Available records:

****

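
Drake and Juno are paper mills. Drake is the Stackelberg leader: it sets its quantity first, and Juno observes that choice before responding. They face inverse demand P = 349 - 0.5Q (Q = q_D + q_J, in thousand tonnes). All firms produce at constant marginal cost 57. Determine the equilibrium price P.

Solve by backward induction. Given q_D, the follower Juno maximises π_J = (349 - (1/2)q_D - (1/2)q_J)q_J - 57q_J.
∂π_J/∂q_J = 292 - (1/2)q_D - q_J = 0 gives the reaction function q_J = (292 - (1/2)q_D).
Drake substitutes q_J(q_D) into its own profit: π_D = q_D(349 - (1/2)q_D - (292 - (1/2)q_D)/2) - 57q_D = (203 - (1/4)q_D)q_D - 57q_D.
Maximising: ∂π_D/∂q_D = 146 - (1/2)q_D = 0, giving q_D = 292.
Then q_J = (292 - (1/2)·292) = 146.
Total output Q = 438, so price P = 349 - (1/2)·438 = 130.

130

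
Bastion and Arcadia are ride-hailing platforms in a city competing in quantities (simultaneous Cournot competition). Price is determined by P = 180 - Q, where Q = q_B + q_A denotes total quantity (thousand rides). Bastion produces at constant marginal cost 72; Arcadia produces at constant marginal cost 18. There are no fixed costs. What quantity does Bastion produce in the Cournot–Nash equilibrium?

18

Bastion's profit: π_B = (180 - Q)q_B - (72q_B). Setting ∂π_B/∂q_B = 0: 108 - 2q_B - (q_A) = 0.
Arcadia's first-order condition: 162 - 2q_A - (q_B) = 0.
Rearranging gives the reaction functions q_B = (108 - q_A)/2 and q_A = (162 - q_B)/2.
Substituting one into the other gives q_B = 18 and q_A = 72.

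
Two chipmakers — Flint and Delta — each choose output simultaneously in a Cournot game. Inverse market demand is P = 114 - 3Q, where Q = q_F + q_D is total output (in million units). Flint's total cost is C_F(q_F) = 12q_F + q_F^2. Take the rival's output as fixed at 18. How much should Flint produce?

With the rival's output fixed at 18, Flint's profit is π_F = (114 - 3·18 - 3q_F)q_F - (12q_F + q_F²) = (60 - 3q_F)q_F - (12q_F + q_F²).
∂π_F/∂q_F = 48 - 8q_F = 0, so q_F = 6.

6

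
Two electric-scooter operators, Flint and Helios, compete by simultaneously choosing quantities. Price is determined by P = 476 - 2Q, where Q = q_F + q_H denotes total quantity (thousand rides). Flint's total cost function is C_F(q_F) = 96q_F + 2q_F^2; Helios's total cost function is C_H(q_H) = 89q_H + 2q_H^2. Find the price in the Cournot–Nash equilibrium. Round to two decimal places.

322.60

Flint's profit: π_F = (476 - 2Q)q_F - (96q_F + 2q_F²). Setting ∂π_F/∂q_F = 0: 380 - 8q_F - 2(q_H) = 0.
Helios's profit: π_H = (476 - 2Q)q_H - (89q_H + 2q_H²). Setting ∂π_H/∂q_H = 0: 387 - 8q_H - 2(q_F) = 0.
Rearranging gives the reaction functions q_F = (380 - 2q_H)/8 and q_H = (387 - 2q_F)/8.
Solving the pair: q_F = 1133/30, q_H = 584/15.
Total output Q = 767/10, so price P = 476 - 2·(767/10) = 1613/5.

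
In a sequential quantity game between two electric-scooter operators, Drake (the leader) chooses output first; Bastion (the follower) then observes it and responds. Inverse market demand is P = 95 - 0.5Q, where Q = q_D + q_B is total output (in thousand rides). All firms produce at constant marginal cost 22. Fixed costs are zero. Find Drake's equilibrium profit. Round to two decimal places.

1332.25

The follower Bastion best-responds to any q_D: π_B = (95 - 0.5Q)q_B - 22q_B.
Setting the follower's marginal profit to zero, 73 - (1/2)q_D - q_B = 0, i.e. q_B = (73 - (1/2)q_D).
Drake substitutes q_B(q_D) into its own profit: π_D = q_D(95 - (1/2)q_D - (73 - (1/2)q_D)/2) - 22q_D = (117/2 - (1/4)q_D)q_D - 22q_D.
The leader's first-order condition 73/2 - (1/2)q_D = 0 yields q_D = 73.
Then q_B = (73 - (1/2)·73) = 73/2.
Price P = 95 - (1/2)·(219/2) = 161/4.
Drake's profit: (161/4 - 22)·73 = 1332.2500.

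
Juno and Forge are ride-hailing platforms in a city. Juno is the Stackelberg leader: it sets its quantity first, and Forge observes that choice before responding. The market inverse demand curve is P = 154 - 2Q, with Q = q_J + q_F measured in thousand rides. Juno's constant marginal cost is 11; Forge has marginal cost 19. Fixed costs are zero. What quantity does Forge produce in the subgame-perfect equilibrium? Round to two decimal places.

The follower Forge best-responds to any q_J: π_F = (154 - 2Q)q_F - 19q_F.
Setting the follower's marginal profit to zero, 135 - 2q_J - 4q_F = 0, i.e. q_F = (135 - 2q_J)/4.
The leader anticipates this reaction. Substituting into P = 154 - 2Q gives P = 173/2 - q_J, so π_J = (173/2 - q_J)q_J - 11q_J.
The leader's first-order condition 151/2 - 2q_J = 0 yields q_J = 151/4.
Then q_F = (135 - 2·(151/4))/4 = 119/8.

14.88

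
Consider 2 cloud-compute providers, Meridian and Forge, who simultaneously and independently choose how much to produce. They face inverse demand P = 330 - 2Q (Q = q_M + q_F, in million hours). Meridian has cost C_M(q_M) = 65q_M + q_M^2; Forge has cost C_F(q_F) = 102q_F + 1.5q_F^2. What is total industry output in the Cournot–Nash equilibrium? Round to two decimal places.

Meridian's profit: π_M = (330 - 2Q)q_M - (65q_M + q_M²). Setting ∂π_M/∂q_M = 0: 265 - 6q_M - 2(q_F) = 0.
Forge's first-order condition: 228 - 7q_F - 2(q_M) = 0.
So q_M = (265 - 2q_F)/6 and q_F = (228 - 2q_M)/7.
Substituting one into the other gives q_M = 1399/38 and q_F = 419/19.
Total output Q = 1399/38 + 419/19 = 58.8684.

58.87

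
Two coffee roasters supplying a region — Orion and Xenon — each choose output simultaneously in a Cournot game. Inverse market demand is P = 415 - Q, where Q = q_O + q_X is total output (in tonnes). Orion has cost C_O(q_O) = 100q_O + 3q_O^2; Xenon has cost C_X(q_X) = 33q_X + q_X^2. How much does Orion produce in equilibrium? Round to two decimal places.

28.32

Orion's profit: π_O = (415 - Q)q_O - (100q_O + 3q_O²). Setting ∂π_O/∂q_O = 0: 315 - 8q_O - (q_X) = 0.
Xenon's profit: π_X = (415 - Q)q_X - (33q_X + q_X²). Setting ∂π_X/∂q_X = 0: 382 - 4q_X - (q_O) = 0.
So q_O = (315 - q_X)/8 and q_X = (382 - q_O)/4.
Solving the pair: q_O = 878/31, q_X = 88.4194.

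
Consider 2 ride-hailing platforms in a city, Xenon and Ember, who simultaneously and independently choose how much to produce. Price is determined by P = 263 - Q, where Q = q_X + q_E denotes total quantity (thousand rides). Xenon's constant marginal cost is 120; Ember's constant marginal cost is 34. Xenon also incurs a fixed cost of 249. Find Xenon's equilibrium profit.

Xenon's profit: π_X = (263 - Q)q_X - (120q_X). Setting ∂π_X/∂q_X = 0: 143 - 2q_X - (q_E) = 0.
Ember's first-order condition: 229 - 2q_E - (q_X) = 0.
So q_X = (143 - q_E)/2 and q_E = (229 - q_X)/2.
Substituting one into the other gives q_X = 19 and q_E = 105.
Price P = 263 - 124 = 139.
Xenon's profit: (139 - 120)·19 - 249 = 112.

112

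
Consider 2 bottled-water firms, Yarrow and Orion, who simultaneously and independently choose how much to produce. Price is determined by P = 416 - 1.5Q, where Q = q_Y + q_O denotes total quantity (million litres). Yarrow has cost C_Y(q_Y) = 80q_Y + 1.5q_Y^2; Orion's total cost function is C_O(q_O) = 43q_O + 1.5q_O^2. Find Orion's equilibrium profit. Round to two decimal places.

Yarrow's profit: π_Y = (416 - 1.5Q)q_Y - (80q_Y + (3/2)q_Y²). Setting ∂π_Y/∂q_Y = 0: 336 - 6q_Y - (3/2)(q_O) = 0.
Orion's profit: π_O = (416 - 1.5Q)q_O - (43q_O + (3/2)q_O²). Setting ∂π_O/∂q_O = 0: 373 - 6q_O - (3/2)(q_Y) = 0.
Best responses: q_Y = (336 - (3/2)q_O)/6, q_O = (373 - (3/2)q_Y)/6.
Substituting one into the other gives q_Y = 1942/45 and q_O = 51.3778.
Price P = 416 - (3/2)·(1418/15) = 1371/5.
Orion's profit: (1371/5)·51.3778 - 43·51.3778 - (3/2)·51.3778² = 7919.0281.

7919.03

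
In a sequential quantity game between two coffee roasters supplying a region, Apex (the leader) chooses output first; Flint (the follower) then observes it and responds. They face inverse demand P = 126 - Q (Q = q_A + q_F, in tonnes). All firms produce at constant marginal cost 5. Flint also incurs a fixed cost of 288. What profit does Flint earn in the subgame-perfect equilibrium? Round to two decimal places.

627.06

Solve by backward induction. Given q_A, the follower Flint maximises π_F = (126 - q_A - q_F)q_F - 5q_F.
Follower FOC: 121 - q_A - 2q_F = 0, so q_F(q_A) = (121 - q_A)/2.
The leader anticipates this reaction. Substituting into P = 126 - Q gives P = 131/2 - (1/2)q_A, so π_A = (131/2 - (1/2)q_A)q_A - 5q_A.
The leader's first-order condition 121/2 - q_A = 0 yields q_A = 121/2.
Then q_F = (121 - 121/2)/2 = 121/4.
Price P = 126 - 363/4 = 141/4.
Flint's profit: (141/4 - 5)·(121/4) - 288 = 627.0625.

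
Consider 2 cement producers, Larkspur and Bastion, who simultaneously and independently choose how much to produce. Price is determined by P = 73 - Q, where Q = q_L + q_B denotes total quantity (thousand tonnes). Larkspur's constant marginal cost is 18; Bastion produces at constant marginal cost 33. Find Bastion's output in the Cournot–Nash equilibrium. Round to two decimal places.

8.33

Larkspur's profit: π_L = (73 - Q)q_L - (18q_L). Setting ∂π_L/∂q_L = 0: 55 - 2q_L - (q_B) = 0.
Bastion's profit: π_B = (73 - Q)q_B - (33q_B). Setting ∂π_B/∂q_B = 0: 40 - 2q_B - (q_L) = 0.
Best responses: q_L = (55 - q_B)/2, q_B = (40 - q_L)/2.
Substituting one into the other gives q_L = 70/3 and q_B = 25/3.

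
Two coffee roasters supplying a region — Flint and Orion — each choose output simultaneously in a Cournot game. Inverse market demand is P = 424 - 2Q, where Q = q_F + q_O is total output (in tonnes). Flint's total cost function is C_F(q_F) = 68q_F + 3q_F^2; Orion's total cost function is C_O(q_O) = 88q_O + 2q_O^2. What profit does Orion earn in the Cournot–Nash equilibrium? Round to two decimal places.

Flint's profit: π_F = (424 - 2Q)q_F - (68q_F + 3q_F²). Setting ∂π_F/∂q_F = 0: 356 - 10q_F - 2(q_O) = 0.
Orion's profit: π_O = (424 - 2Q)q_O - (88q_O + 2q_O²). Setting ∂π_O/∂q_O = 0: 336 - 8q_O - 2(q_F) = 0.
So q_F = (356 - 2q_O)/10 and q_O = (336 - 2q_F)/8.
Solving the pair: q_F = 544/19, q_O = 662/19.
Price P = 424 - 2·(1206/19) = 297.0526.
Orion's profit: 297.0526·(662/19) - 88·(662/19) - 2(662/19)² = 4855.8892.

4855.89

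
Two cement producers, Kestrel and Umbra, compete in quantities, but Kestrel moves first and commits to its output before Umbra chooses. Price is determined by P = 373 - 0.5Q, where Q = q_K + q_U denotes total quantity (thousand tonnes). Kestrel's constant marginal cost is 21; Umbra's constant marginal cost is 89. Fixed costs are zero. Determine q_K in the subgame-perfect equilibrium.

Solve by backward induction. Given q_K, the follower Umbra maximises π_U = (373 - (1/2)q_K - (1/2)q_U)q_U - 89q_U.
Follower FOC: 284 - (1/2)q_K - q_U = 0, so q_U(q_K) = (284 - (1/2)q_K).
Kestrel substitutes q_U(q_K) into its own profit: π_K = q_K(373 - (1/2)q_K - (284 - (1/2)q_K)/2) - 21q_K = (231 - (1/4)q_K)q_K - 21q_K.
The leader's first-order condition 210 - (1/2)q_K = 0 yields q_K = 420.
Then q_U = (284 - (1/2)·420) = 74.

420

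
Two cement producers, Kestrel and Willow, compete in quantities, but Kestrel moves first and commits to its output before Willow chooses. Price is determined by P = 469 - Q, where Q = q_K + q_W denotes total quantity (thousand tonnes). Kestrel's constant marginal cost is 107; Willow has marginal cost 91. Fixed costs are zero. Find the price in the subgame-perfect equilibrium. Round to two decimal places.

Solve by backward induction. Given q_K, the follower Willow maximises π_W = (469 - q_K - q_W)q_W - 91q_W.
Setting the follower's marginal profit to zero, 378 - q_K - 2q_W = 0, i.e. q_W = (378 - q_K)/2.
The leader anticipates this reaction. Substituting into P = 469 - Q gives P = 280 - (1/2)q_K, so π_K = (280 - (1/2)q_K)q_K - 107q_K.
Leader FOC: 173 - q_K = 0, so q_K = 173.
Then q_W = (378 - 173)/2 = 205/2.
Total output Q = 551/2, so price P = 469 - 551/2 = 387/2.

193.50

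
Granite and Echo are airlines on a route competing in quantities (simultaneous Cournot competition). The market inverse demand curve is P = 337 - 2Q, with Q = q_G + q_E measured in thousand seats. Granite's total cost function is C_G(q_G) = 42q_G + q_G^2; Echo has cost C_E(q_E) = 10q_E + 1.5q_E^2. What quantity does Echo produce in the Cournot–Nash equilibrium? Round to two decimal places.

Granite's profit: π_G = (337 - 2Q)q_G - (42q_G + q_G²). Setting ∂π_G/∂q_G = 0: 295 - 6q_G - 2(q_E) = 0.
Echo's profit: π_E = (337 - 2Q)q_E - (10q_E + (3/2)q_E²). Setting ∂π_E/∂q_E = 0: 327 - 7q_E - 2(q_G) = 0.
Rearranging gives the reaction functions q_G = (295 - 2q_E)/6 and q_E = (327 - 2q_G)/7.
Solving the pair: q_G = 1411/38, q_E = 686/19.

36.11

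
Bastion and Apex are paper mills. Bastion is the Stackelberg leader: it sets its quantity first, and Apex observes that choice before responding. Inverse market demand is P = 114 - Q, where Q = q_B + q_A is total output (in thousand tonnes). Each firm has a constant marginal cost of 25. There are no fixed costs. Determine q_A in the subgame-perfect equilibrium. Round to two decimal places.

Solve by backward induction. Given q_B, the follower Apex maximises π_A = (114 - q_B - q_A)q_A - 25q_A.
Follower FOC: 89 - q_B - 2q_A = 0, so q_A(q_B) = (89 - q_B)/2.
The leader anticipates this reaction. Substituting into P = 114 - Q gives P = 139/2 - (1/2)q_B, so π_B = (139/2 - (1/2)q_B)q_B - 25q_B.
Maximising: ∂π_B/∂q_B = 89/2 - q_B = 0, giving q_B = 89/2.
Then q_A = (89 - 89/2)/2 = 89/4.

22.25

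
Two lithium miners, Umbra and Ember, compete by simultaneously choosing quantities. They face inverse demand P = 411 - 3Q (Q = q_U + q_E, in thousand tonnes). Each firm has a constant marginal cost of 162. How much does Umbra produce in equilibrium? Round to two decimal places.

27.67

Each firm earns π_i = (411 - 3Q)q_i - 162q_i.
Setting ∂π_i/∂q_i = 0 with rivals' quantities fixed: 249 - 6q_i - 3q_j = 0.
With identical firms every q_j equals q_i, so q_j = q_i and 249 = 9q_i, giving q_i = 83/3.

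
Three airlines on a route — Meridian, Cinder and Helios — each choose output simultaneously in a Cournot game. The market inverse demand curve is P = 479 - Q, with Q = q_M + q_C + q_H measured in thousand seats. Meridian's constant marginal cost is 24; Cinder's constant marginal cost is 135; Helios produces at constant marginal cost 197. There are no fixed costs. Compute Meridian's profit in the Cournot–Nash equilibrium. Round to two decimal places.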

****

Assignment: From the line holding "Two lithium miners, Umbra" to the final line of the data, repeat every line exactly. Leave out all the rest.

Output for this exercise:
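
Two lithium miners, Umbra and Ember, compete by simultaneously choosing quantities. They face inverse demand P = 411 - 3Q (Q = q_U + q_E, in thousand tonnes). Each firm has a constant marginal cost of 162. How much does Umbra produce in equilibrium? Round to two decimal places.

27.67

Each firm earns π_i = (411 - 3Q)q_i - 162q_i.
Setting ∂π_i/∂q_i = 0 with rivals' quantities fixed: 249 - 6q_i - 3q_j = 0.
With identical firms every q_j equals q_i, so q_j = q_i and 249 = 9q_i, giving q_i = 83/3.

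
Three airlines on a route — Meridian, Cinder and Helios — each choose output simultaneously in a Cournot game. The market inverse demand curve is P = 479 - Q, with Q = q_M + q_C + q_H measured in thousand seats. Meridian's constant marginal cost is 24; Cinder's constant marginal cost is 135; Helios produces at constant marginal cost 197. There are no fixed costs. Compute Meridian's profit in the Cournot–Nash equilibrium. Round to two decimal places.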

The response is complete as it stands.